Dataset records:
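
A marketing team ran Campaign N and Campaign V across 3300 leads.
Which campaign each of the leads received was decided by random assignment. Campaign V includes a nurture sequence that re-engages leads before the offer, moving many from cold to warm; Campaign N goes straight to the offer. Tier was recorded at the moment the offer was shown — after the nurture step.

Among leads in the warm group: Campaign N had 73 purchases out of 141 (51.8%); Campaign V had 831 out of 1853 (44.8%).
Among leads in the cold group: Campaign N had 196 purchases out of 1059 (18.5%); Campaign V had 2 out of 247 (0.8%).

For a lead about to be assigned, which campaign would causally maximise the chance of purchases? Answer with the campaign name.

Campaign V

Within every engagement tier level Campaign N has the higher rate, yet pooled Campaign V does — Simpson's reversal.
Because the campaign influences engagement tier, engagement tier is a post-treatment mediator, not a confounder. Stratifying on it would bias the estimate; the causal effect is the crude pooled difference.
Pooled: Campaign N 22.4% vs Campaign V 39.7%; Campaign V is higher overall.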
--
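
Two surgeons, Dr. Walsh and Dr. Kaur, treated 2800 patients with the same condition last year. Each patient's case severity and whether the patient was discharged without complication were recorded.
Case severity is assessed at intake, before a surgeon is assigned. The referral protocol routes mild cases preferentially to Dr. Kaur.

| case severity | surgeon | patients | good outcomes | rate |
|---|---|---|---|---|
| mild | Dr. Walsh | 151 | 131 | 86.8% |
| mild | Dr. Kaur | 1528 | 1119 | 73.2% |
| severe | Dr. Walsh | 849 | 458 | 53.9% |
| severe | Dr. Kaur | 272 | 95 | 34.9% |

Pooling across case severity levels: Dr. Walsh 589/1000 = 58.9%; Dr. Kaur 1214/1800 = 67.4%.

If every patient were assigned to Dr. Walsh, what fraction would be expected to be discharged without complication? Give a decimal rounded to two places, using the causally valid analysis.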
...
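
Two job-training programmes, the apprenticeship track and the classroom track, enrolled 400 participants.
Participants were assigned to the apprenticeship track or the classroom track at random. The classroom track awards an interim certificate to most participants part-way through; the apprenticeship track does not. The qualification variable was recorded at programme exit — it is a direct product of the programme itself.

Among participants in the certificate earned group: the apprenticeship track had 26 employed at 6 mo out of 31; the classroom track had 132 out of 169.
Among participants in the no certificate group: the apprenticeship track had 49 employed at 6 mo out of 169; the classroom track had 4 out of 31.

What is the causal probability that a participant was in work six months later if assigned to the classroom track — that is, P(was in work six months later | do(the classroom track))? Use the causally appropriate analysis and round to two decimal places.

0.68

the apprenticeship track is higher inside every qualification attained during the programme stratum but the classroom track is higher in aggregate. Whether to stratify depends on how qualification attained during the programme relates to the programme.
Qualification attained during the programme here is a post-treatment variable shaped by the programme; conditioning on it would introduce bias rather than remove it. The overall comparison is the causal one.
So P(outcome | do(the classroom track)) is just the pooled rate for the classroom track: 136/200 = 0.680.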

Exercise requirements: What you give back should be only the lines of the records above, starting at the line with "A marketing team" and ending at the line with "Among leads in the cold", restated word for word.

The answer:
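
A marketing team ran Campaign N and Campaign V across 3300 leads.
Which campaign each of the leads received was decided by random assignment. Campaign V includes a nurture sequence that re-engages leads before the offer, moving many from cold to warm; Campaign N goes straight to the offer. Tier was recorded at the moment the offer was shown — after the nurture step.

Among leads in the warm group: Campaign N had 73 purchases out of 141 (51.8%); Campaign V had 831 out of 1853 (44.8%).
Among leads in the cold group: Campaign N had 196 purchases out of 1059 (18.5%); Campaign V had 2 out of 247 (0.8%).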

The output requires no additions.